_Exercise prompt_.
Your answer is the lines from the one that has "The noise temperature of a GaAs" through the last line of the records below, retyped exactly and alone.

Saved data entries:
★ ★ ★ ★
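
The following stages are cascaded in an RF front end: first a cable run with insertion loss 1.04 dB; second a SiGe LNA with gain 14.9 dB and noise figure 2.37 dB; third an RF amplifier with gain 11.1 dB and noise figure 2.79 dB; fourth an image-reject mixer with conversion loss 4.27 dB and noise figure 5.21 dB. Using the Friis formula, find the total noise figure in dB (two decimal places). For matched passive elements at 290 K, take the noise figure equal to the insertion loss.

Convert to linear (a loss of L dB is a gain of −L dB): F_i = 10^(NF_i/10), G_i = 10^(G_i,dB/10)
  Stage 1: F_1 = 10^(1.04/10) = 1.271, G_1 = 10^(−1.04/10) = 0.7870
  Stage 2: F_2 = 10^(2.37/10) = 1.726, G_2 = 10^(14.9/10) = 30.90
  Stage 3: F_3 = 10^(2.79/10) = 1.901, G_3 = 10^(11.1/10) = 12.88
  Stage 4: F_4 = 10^(5.21/10) = 3.319, G_4 = 10^(−4.27/10) = 0.3741
Friis cascade:
  F = 1.271 + (1.726 − 1)/0.7870 + (1.901 − 1)/24.32 + (3.319 − 1)/313.3 = 2.237
NF = 10 log₁₀(2.237) = 3.50 dB

3.50 dB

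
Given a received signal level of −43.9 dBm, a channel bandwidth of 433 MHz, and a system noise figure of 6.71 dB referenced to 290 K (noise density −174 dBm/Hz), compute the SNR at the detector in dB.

37.0 dB

Noise floor: N = −174 + 10 log₁₀(B) + NF
10 log₁₀(4.33×10⁸) = 86.36 dB
N = −174 + 86.36 + 6.71 = −80.93 dBm
SNR = P_sig − N = −43.9 − (−80.93) = 37.03 dB → 37.0 dB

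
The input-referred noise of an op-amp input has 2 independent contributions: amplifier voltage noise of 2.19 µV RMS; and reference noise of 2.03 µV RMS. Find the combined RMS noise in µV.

Uncorrelated sources add in power (mean-square): V_tot = √(ΣV_i²)
V_tot = √[(2.19×10⁻⁶)² + (2.03×10⁻⁶)²] = 2.99×10⁻⁶ V = 2.99 µV

2.99 µV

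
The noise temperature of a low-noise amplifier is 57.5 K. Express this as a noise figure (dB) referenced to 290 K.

0.786 dB

F = 1 + T_e/T₀ = 1 + 57.5/290 = 1.19828
NF = 10 log₁₀(1.19828) = 0.786 dB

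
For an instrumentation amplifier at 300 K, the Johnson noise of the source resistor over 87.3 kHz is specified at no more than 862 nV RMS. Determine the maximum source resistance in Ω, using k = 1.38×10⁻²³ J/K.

Johnson–Nyquist: V_n = √(4kTRB) ⇒ R = V_n² / (4kTB)
4kTB = 4 × 1.38×10⁻²³ × 300 × 8.73×10⁴ = 1.45×10⁻¹⁵
R = (8.62×10⁻⁷)² / 1.45×10⁻¹⁵ = 5.14×10² Ω = 514 Ω

514 Ω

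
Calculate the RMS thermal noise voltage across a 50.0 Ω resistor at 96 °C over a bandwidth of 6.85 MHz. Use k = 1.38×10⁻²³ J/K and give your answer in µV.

T = 96 °C + 273.15 = 369.15 K
V_n = √(4kTRB)
4kTRB = 4 × 1.38×10⁻²³ × 369.15 × 5.00×10¹ × 6.85×10⁶ = 6.98×10⁻¹² V²
V_n = √(6.98×10⁻¹²) = 2.64×10⁻⁶ V = 2.64 µV

2.64 µV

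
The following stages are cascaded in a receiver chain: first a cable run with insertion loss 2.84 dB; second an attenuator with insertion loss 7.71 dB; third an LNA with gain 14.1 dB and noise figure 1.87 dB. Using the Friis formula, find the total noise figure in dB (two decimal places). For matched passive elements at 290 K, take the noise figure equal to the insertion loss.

12.42 dB

Convert to linear (a loss of L dB is a gain of −L dB): F_i = 10^(NF_i/10), G_i = 10^(G_i,dB/10)
  Stage 1: F_1 = 10^(2.84/10) = 1.923, G_1 = 10^(−2.84/10) = 0.5200
  Stage 2: F_2 = 10^(7.71/10) = 5.902, G_2 = 10^(−7.71/10) = 0.1694
  Stage 3: F_3 = 10^(1.87/10) = 1.538, G_3 = 10^(14.1/10) = 25.70
Friis cascade:
  F = 1.923 + (5.902 − 1)/0.5200 + (1.538 − 1)/0.08810 = 17.46
NF = 10 log₁₀(17.46) = 12.42 dB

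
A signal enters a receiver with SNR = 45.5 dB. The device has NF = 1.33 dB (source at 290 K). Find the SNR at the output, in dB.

By definition F = SNR_in/SNR_out, so in dB: SNR_out = SNR_in − NF
SNR_out = 45.5 − 1.33 = 44.17 dB

44.17 dB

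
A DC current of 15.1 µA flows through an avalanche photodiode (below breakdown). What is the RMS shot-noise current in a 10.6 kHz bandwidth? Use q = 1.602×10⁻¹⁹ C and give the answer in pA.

I_n = √(2qI·B)
2qI·B = 2 × 1.602×10⁻¹⁹ × 1.51×10⁻⁵ × 1.06×10⁴ = 5.13×10⁻²⁰ A²
I_n = √(5.13×10⁻²⁰) = 2.26×10⁻¹⁰ A = 226 pA

226 pA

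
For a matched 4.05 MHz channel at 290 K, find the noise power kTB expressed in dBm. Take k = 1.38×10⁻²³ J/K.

P_n = kTB = 1.38×10⁻²³ × 290 × 4.05×10⁶ = 1.62×10⁻¹⁴ W
In dBm: 10 log₁₀(1.62×10⁻¹⁴ / 10⁻³) = −107.9 dBm

−107.9 dBm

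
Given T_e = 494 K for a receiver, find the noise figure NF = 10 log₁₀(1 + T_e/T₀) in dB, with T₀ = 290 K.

4.32 dB

F = 1 + T_e/T₀ = 1 + 494/290 = 2.70345
NF = 10 log₁₀(2.70345) = 4.32 dB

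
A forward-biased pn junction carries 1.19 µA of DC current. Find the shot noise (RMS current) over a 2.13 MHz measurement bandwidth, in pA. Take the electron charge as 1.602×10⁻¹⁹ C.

I_n = √(2qI·B)
2qI·B = 2 × 1.602×10⁻¹⁹ × 1.19×10⁻⁶ × 2.13×10⁶ = 8.12×10⁻¹⁹ A²
I_n = √(8.12×10⁻¹⁹) = 9.01×10⁻¹⁰ A = 901 pA

901 pA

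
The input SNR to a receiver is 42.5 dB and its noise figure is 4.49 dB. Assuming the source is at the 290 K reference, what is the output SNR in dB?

By definition F = SNR_in/SNR_out, so in dB: SNR_out = SNR_in − NF
SNR_out = 42.5 − 4.49 = 38.01 dB

38.01 dB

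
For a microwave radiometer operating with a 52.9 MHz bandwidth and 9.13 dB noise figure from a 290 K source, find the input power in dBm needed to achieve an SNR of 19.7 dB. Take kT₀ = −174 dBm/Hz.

Sensitivity = −174 + 10 log₁₀(B) + NF + SNR_min
= −174 + 77.23 + 9.13 + 19.7
= −67.94 dBm → −67.9 dBm

−67.9 dBm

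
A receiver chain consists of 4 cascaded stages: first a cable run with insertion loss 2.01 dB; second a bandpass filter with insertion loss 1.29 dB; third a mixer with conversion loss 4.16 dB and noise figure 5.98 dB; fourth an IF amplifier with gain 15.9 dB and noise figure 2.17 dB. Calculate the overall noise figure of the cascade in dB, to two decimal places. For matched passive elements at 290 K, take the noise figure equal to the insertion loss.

10.82 dB

Convert to linear (a loss of L dB is a gain of −L dB): F_i = 10^(NF_i/10), G_i = 10^(G_i,dB/10)
  Stage 1: F_1 = 10^(2.01/10) = 1.589, G_1 = 10^(−2.01/10) = 0.6295
  Stage 2: F_2 = 10^(1.29/10) = 1.346, G_2 = 10^(−1.29/10) = 0.7430
  Stage 3: F_3 = 10^(5.98/10) = 3.963, G_3 = 10^(−4.16/10) = 0.3837
  Stage 4: F_4 = 10^(2.17/10) = 1.648, G_4 = 10^(15.9/10) = 38.90
Friis cascade:
  F = 1.589 + (1.346 − 1)/0.6295 + (3.963 − 1)/0.4677 + (1.648 − 1)/0.1795 = 12.08
NF = 10 log₁₀(12.08) = 10.82 dB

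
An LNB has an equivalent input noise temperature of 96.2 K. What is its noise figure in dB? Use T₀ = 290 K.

1.24 dB

F = 1 + T_e/T₀ = 1 + 96.2/290 = 1.33172
NF = 10 log₁₀(1.33172) = 1.24 dB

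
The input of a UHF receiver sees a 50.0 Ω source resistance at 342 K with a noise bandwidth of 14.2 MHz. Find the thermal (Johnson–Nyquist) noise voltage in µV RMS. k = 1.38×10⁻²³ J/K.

V_n = √(4kTRB)
4kTRB = 4 × 1.38×10⁻²³ × 342 × 5.00×10¹ × 1.42×10⁷ = 1.34×10⁻¹¹ V²
V_n = √(1.34×10⁻¹¹) = 3.66×10⁻⁶ V = 3.66 µV

3.66 µV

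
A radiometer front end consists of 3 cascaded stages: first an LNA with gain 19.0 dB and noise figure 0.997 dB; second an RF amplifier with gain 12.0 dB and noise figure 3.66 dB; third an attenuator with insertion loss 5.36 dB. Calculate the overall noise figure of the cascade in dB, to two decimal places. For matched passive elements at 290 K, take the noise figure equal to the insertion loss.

Convert to linear (a loss of L dB is a gain of −L dB): F_i = 10^(NF_i/10), G_i = 10^(G_i,dB/10)
  Stage 1: F_1 = 10^(0.997/10) = 1.258, G_1 = 10^(19.0/10) = 79.43
  Stage 2: F_2 = 10^(3.66/10) = 2.323, G_2 = 10^(12.0/10) = 15.85
  Stage 3: F_3 = 10^(5.36/10) = 3.436, G_3 = 10^(−5.36/10) = 0.2911
Friis cascade:
  F = 1.258 + (2.323 − 1)/79.43 + (3.436 − 1)/1259 = 1.277
NF = 10 log₁₀(1.277) = 1.06 dB

1.06 dB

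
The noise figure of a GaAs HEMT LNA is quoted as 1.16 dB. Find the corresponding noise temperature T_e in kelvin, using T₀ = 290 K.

88.8 K

F = 10^(1.16/10) = 1.30617
T_e = (F − 1)·T₀ = (1.30617 − 1) × 290 = 88.8 K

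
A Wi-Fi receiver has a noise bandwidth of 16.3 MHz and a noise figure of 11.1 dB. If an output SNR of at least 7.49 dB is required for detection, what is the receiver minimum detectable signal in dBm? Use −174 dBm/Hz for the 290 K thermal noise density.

−83.3 dBm

Sensitivity = −174 + 10 log₁₀(B) + NF + SNR_min
= −174 + 72.12 + 11.1 + 7.49
= −83.29 dBm → −83.3 dBm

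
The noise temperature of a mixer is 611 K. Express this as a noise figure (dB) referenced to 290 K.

F = 1 + T_e/T₀ = 1 + 611/290 = 3.1069
NF = 10 log₁₀(3.1069) = 4.92 dB

4.92 dB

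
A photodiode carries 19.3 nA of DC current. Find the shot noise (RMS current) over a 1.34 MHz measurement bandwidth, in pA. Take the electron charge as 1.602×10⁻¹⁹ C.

91.0 pA

I_n = √(2qI·B)
2qI·B = 2 × 1.602×10⁻¹⁹ × 1.93×10⁻⁸ × 1.34×10⁶ = 8.29×10⁻²¹ A²
I_n = √(8.29×10⁻²¹) = 9.10×10⁻¹¹ A = 91.0 pA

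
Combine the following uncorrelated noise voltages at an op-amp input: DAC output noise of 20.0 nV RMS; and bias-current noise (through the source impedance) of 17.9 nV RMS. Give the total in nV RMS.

26.8 nV

Uncorrelated sources add in power (mean-square): V_tot = √(ΣV_i²)
V_tot = √[(2.00×10⁻⁸)² + (1.79×10⁻⁸)²] = 2.68×10⁻⁸ V = 26.8 nV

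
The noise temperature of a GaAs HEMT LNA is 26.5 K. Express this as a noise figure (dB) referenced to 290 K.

0.380 dB

F = 1 + T_e/T₀ = 1 + 26.5/290 = 1.09138
NF = 10 log₁₀(1.09138) = 0.380 dB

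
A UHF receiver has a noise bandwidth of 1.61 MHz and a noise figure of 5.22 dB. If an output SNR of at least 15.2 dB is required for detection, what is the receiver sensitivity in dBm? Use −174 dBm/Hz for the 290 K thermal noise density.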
★ ★ ★ ★
_Output of the exercise_.
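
The noise temperature of a GaAs HEMT LNA is 26.5 K. Express this as a noise figure (dB) referenced to 290 K.

0.380 dB

F = 1 + T_e/T₀ = 1 + 26.5/290 = 1.09138
NF = 10 log₁₀(1.09138) = 0.380 dB

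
A UHF receiver has a noise bandwidth of 1.61 MHz and a noise figure of 5.22 dB. If an output SNR of at least 15.2 dB is required for detection, what is the receiver sensitivity in dBm? Use −174 dBm/Hz for the 290 K thermal noise density.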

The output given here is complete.